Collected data
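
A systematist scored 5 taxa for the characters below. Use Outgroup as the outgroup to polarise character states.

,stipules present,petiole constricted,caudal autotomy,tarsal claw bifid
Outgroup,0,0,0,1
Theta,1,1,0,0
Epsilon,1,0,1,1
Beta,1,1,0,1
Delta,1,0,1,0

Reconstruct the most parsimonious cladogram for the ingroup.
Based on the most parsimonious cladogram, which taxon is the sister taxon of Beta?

Theta

Character polarity is set by the outgroup: the derived state is whichever differs from the outgroup's state, so for tarsal claw bifid the derived state is '0', and for the remaining characters it is '1'.
stipules present (derived state '1') is shared by all ingroup taxa — unites the whole ingroup.
petiole constricted: derived state '1' in Beta and Theta only — synapomorphy for {Beta, Theta}.
Only Delta and Epsilon show the derived state '1' for caudal autotomy, supporting them as a clade.
tarsal claw bifid (state '0') occurs in Delta and Theta but conflicts with the nesting implied by the other characters — most parsimoniously interpreted as homoplasy.
Most parsimonious ingroup topology: ((Theta,Beta),(Epsilon,Delta)).
Beta and Theta form a cherry on this tree, so they are sister taxa.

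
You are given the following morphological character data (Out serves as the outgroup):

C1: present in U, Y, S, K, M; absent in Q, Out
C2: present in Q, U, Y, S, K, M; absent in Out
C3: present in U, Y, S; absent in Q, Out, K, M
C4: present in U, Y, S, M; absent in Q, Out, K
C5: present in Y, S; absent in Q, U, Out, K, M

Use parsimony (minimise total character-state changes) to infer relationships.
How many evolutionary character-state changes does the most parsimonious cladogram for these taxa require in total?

5

The outgroup has state 'absent' for every character, so 'present' is the derived state throughout.
C1 (derived state 'present') is shared by K, M, S, U, and Y — a synapomorphy uniting that clade.
All ingroup taxa share the derived state 'present' for C2; it defines the ingroup but does not resolve relationships within it.
C3: derived state 'present' in S, U, and Y only — synapomorphy for {S, U, Y}.
Only M, S, U, and Y show the derived state 'present' for C4, supporting them as a clade.
C5 (derived state 'present') is shared by S and Y — a synapomorphy uniting that clade.
Most parsimonious ingroup topology: (((((S,Y),U),M),K),Q).
Changes per character on this tree: C1: 1; C2: 1; C3: 1; C4: 1; C5: 1.
Total = 5.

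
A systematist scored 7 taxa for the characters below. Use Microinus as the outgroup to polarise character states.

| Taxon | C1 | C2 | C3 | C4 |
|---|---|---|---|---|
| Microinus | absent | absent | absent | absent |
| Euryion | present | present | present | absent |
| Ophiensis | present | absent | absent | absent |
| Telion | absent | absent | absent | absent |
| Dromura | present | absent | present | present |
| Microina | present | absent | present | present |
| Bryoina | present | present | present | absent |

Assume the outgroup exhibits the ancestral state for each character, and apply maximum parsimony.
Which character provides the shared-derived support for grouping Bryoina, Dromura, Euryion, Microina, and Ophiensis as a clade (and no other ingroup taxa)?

C1

The outgroup has state 'absent' for every character, so 'present' is the derived state throughout.
C1: derived state 'present' in Bryoina, Dromura, Euryion, Microina, and Ophiensis only — synapomorphy for {Bryoina, Dromura, Euryion, Microina, Ophiensis}.
Only Bryoina and Euryion show the derived state 'present' for C2, supporting them as a clade.
C3: derived state 'present' in Bryoina, Dromura, Euryion, and Microina only — synapomorphy for {Bryoina, Dromura, Euryion, Microina}.
C4 (derived state 'present') is shared by Dromura and Microina — a synapomorphy uniting that clade.
Most parsimonious ingroup topology: ((((Euryion,Bryoina),(Dromura,Microina)),Ophiensis),Telion).
The clade {Bryoina, Dromura, Euryion, Microina, Ophiensis} is supported by C1: its derived state 'present' occurs in exactly those taxa and in no other taxon (including the outgroup).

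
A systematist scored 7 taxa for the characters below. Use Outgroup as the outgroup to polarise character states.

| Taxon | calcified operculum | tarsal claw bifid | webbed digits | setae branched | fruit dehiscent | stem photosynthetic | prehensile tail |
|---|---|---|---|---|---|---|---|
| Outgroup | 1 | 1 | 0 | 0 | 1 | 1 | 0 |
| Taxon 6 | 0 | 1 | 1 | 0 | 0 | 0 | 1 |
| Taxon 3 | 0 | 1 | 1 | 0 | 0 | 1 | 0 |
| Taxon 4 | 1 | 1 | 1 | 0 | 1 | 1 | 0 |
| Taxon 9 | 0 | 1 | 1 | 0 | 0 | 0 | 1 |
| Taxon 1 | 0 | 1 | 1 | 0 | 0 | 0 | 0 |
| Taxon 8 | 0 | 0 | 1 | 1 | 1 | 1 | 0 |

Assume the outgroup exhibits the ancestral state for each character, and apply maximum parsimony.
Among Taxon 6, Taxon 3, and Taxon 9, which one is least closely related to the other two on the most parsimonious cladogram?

Character polarity is set by the outgroup: the derived state is whichever differs from the outgroup's state, so for calcified operculum, tarsal claw bifid, fruit dehiscent, stem photosynthetic the derived state is '0', and for the remaining characters it is '1'.
Only Taxon 1, Taxon 3, Taxon 6, Taxon 8, and Taxon 9 show the derived state '0' for calcified operculum, supporting them as a clade.
tarsal claw bifid (derived state '0') is unique to Taxon 8 (autapomorphy; uninformative for grouping).
All ingroup taxa share the derived state '1' for webbed digits; it defines the ingroup but does not resolve relationships within it.
setae branched: derived state '1' in Taxon 8 only — an autapomorphy, so it tells us nothing about relationships among taxa.
Only Taxon 1, Taxon 3, Taxon 6, and Taxon 9 show the derived state '0' for fruit dehiscent, supporting them as a clade.
Only Taxon 1, Taxon 6, and Taxon 9 show the derived state '0' for stem photosynthetic, supporting them as a clade.
prehensile tail: derived state '1' in Taxon 6 and Taxon 9 only — synapomorphy for {Taxon 6, Taxon 9}.
Most parsimonious ingroup topology: (((((Taxon 6,Taxon 9),Taxon 1),Taxon 3),Taxon 8),Taxon 4).
Taxon 6 and Taxon 9 share a more recent common ancestor with each other than either does with Taxon 3, so Taxon 3 is the least closely related of the three.

Taxon 3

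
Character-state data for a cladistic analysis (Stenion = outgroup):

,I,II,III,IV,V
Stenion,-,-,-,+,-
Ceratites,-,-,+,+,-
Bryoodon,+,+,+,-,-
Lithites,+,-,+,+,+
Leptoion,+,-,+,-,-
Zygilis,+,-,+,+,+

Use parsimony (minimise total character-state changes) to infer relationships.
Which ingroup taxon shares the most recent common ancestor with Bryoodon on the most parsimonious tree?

Character polarity is set by the outgroup: the derived state is whichever differs from the outgroup's state, so for IV the derived state is '-', and for the remaining characters it is '+'.
I: derived state '+' in Bryoodon, Leptoion, Lithites, and Zygilis only — synapomorphy for {Bryoodon, Leptoion, Lithites, Zygilis}.
II (derived state '+') is unique to Bryoodon (autapomorphy; uninformative for grouping).
All ingroup taxa share the derived state '+' for III; it defines the ingroup but does not resolve relationships within it.
IV (derived state '-') is shared by Bryoodon and Leptoion — a synapomorphy uniting that clade.
Only Lithites and Zygilis show the derived state '+' for V, supporting them as a clade.
Most parsimonious ingroup topology: (Ceratites,((Bryoodon,Leptoion),(Lithites,Zygilis))).
Bryoodon and Leptoion form a cherry on this tree, so they are sister taxa.

Leptoion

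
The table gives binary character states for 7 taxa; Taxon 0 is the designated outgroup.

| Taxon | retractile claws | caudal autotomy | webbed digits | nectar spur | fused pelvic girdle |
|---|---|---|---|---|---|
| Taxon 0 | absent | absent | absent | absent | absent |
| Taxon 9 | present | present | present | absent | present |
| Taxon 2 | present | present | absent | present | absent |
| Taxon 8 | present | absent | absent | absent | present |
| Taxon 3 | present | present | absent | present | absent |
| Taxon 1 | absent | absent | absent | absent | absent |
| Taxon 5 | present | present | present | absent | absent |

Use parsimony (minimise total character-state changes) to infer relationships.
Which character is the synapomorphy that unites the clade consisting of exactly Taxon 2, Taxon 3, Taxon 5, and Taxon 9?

caudal autotomy

The outgroup has state 'absent' for every character, so 'present' is the derived state throughout.
retractile claws: derived state 'present' in Taxon 2, Taxon 3, Taxon 5, Taxon 8, and Taxon 9 only — synapomorphy for {Taxon 2, Taxon 3, Taxon 5, Taxon 8, Taxon 9}.
caudal autotomy: derived state 'present' in Taxon 2, Taxon 3, Taxon 5, and Taxon 9 only — synapomorphy for {Taxon 2, Taxon 3, Taxon 5, Taxon 9}.
Only Taxon 5 and Taxon 9 show the derived state 'present' for webbed digits, supporting them as a clade.
Only Taxon 2 and Taxon 3 show the derived state 'present' for nectar spur, supporting them as a clade.
fused pelvic girdle groups Taxon 8 and Taxon 9, which is incompatible with the clades supported by the remaining characters; treating it as convergent (homoplasy) costs fewer steps than any alternative tree.
Most parsimonious ingroup topology: ((((Taxon 9,Taxon 5),(Taxon 2,Taxon 3)),Taxon 8),Taxon 1).
The clade {Taxon 2, Taxon 3, Taxon 5, Taxon 9} is supported by caudal autotomy: its derived state 'present' occurs in exactly those taxa and in no other taxon (including the outgroup).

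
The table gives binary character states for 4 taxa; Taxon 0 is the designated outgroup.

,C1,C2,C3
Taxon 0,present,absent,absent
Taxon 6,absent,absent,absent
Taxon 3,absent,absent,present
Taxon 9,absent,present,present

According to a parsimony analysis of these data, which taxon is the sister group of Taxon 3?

Taxon 9

Character polarity is set by the outgroup: the derived state is whichever differs from the outgroup's state, so for C1 the derived state is 'absent', and for the remaining characters it is 'present'.
All ingroup taxa share the derived state 'absent' for C1; it defines the ingroup but does not resolve relationships within it.
C2 (derived state 'present') is unique to Taxon 9 (autapomorphy; uninformative for grouping).
C3 (derived state 'present') is shared by Taxon 3 and Taxon 9 — a synapomorphy uniting that clade.
Most parsimonious ingroup topology: (Taxon 6,(Taxon 3,Taxon 9)).
Taxon 3 and Taxon 9 form a cherry on this tree, so they are sister taxa.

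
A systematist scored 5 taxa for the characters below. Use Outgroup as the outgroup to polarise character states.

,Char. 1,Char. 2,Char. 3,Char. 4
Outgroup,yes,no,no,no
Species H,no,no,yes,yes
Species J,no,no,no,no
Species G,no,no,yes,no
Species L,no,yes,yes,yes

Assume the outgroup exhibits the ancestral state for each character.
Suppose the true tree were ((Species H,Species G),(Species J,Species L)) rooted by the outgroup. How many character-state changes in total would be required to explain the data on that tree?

6

Map each character onto ((Species H,Species G),(Species J,Species L)) (rooted by Outgroup) and count the minimum state changes it requires (Fitch parsimony):
Char. 1: 1; Char. 2: 1; Char. 3: 2; Char. 4: 2.
Total tree length = 6.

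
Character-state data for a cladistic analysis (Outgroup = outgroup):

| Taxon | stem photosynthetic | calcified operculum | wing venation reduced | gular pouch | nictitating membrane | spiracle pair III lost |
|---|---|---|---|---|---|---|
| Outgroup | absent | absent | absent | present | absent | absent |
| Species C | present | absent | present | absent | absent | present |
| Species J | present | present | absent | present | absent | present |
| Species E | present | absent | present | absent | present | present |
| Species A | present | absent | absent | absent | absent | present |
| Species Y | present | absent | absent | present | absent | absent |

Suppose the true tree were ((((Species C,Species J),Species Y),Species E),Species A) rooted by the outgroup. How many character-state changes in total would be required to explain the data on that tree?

10

Map each character onto ((((Species C,Species J),Species Y),Species E),Species A) (rooted by Outgroup) and count the minimum state changes it requires (Fitch parsimony):
stem photosynthetic: 1; calcified operculum: 1; wing venation reduced: 2; gular pouch: 3; nictitating membrane: 1; spiracle pair III lost: 2.
Total tree length = 10.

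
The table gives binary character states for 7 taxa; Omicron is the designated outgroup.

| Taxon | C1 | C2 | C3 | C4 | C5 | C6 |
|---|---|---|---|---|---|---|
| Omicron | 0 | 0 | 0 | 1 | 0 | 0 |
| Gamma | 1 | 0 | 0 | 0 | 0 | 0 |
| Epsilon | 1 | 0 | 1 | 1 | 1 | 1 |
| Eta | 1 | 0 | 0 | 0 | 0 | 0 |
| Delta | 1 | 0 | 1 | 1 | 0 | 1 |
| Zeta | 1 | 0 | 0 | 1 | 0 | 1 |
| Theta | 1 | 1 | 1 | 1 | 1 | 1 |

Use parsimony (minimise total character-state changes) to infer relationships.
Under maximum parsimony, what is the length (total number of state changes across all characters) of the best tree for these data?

6

Character polarity is set by the outgroup: the derived state is whichever differs from the outgroup's state, so for C4 the derived state is '0', and for the remaining characters it is '1'.
All ingroup taxa share the derived state '1' for C1; it defines the ingroup but does not resolve relationships within it.
C2 (derived state '1') is unique to Theta (autapomorphy; uninformative for grouping).
Only Delta, Epsilon, and Theta show the derived state '1' for C3, supporting them as a clade.
C4 (derived state '0') is shared by Eta and Gamma — a synapomorphy uniting that clade.
C5: derived state '1' in Epsilon and Theta only — synapomorphy for {Epsilon, Theta}.
Only Delta, Epsilon, Theta, and Zeta show the derived state '1' for C6, supporting them as a clade.
Most parsimonious ingroup topology: ((Gamma,Eta),(((Epsilon,Theta),Delta),Zeta)).
Changes per character on this tree: C1: 1; C2: 1; C3: 1; C4: 1; C5: 1; C6: 1.
Total = 6.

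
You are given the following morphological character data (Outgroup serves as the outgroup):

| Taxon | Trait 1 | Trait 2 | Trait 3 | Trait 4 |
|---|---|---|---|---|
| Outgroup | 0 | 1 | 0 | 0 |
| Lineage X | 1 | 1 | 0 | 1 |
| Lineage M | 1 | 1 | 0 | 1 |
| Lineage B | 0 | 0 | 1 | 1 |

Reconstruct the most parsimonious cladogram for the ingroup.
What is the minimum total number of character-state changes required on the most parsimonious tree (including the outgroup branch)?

4

Character polarity is set by the outgroup: the derived state is whichever differs from the outgroup's state, so for Trait 2 the derived state is '0', and for the remaining characters it is '1'.
Trait 1 (derived state '1') is shared by Lineage M and Lineage X — a synapomorphy uniting that clade.
Trait 2 (derived state '0') is unique to Lineage B (autapomorphy; uninformative for grouping).
Trait 3: derived state '1' in Lineage B only — an autapomorphy, so it tells us nothing about relationships among taxa.
Trait 4 (derived state '1') is shared by all ingroup taxa — unites the whole ingroup.
Most parsimonious ingroup topology: ((Lineage X,Lineage M),Lineage B).
Changes per character on this tree: Trait 1: 1; Trait 2: 1; Trait 3: 1; Trait 4: 1.
Total = 4.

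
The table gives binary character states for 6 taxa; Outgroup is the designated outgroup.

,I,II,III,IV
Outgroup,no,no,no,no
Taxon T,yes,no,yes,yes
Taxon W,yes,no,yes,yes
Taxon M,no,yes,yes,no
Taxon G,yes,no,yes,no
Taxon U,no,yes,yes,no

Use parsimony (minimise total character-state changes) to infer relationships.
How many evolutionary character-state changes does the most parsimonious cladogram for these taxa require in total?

4

The outgroup has state 'no' for every character, so 'yes' is the derived state throughout.
Only Taxon G, Taxon T, and Taxon W show the derived state 'yes' for I, supporting them as a clade.
II: derived state 'yes' in Taxon M and Taxon U only — synapomorphy for {Taxon M, Taxon U}.
III (derived state 'yes') is shared by all ingroup taxa — unites the whole ingroup.
IV (derived state 'yes') is shared by Taxon T and Taxon W — a synapomorphy uniting that clade.
Most parsimonious ingroup topology: (((Taxon T,Taxon W),Taxon G),(Taxon M,Taxon U)).
Changes per character on this tree: I: 1; II: 1; III: 1; IV: 1.
Total = 4.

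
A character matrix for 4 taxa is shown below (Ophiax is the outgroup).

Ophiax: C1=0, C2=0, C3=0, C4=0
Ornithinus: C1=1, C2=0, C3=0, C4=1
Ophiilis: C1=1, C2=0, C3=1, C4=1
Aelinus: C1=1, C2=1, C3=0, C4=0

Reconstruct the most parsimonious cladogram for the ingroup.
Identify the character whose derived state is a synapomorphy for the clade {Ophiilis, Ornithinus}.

The outgroup has state '0' for every character, so '1' is the derived state throughout.
C1 (derived state '1') is shared by all ingroup taxa — unites the whole ingroup.
C2: derived state '1' in Aelinus only — an autapomorphy, so it tells us nothing about relationships among taxa.
C3 (derived state '1') is unique to Ophiilis (autapomorphy; uninformative for grouping).
C4 (derived state '1') is shared by Ophiilis and Ornithinus — a synapomorphy uniting that clade.
Most parsimonious ingroup topology: ((Ornithinus,Ophiilis),Aelinus).
The clade {Ophiilis, Ornithinus} is supported by C4: its derived state '1' occurs in exactly those taxa and in no other taxon (including the outgroup).

C4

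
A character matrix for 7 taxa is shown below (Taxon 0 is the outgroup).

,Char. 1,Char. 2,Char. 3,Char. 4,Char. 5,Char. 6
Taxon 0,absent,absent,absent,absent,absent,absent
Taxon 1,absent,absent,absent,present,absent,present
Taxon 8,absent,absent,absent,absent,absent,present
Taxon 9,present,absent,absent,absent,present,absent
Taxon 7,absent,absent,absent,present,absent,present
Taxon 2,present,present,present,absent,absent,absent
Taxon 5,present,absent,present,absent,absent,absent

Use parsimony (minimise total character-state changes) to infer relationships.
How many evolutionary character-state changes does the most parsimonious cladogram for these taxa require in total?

The outgroup has state 'absent' for every character, so 'present' is the derived state throughout.
Char. 1 (derived state 'present') is shared by Taxon 2, Taxon 5, and Taxon 9 — a synapomorphy uniting that clade.
Char. 2 (derived state 'present') is unique to Taxon 2 (autapomorphy; uninformative for grouping).
Char. 3: derived state 'present' in Taxon 2 and Taxon 5 only — synapomorphy for {Taxon 2, Taxon 5}.
Char. 4 (derived state 'present') is shared by Taxon 1 and Taxon 7 — a synapomorphy uniting that clade.
Char. 5 (derived state 'present') is unique to Taxon 9 (autapomorphy; uninformative for grouping).
Char. 6: derived state 'present' in Taxon 1, Taxon 7, and Taxon 8 only — synapomorphy for {Taxon 1, Taxon 7, Taxon 8}.
Most parsimonious ingroup topology: (((Taxon 1,Taxon 7),Taxon 8),(Taxon 9,(Taxon 2,Taxon 5))).
Changes per character on this tree: Char. 1: 1; Char. 2: 1; Char. 3: 1; Char. 4: 1; Char. 5: 1; Char. 6: 1.
Total = 6.

6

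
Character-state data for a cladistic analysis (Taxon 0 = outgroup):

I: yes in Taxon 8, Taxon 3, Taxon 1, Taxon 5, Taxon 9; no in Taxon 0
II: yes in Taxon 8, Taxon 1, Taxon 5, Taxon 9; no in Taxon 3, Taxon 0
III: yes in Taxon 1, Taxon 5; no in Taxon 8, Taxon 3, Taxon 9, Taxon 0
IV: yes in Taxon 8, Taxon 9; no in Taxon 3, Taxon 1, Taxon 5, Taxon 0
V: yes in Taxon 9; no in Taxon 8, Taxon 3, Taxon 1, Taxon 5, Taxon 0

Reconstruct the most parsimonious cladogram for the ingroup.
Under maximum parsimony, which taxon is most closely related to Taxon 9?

Taxon 8

The outgroup has state 'no' for every character, so 'yes' is the derived state throughout.
All ingroup taxa share the derived state 'yes' for I; it defines the ingroup but does not resolve relationships within it.
Only Taxon 1, Taxon 5, Taxon 8, and Taxon 9 show the derived state 'yes' for II, supporting them as a clade.
III (derived state 'yes') is shared by Taxon 1 and Taxon 5 — a synapomorphy uniting that clade.
IV (derived state 'yes') is shared by Taxon 8 and Taxon 9 — a synapomorphy uniting that clade.
V (derived state 'yes') is unique to Taxon 9 (autapomorphy; uninformative for grouping).
Most parsimonious ingroup topology: (((Taxon 5,Taxon 1),(Taxon 9,Taxon 8)),Taxon 3).
Taxon 9 and Taxon 8 form a cherry on this tree, so they are sister taxa.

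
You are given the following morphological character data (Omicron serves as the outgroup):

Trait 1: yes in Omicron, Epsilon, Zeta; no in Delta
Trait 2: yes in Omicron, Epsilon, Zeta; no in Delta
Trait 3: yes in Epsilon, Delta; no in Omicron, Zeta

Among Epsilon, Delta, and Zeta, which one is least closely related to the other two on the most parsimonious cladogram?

Character polarity is set by the outgroup: the derived state is whichever differs from the outgroup's state, so for Trait 1, Trait 2 the derived state is 'no', and for the remaining characters it is 'yes'.
Trait 1: derived state 'no' in Delta only — an autapomorphy, so it tells us nothing about relationships among taxa.
Trait 2: derived state 'no' in Delta only — an autapomorphy, so it tells us nothing about relationships among taxa.
Trait 3 (derived state 'yes') is shared by Delta and Epsilon — a synapomorphy uniting that clade.
Most parsimonious ingroup topology: ((Epsilon,Delta),Zeta).
Delta and Epsilon share a more recent common ancestor with each other than either does with Zeta, so Zeta is the least closely related of the three.

Zeta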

▸ **Try it**: Show the lines from the data above that contain the string "given".

▸ **Task result**:
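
You are given the following morphological character data (Out serves as the outgroup):
You are given the following morphological character data (Outgroup serves as the outgroup):
You are given the following morphological character data (Omicron serves as the outgroup):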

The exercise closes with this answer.